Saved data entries
-*-
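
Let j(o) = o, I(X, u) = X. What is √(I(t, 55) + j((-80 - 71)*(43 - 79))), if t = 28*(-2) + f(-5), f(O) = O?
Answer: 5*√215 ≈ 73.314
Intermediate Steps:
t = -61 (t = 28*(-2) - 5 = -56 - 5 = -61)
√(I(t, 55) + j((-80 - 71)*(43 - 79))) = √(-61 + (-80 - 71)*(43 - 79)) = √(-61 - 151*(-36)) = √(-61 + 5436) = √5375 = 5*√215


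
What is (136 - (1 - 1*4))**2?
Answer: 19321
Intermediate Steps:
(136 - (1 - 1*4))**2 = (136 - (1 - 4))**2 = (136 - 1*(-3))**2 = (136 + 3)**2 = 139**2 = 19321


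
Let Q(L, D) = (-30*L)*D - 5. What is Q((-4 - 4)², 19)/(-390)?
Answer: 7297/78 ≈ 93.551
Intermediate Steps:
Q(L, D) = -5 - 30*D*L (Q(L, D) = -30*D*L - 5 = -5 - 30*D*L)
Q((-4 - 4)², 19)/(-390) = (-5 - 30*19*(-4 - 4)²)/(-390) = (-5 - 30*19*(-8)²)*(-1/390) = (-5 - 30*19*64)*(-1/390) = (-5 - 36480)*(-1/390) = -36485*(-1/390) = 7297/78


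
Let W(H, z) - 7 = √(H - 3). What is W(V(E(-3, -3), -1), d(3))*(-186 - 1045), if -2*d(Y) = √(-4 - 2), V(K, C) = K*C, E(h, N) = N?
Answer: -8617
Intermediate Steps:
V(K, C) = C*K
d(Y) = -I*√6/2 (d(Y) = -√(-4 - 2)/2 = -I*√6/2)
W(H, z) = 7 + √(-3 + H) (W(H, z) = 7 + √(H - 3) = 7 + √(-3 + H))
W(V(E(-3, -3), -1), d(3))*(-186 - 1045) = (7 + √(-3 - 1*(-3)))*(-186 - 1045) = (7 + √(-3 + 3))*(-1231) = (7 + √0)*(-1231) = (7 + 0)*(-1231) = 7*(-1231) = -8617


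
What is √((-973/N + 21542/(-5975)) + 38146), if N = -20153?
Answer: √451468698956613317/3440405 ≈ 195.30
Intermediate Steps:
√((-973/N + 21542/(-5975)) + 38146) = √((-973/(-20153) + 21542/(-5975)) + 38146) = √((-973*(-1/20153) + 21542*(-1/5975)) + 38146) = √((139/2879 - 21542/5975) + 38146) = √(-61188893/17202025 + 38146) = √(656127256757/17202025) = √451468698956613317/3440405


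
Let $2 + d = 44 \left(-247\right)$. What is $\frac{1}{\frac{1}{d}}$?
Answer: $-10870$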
-*-
§ **What is being asked**
Provide the count of lines above containing "Answer", without any added words.

§ **Response box**
6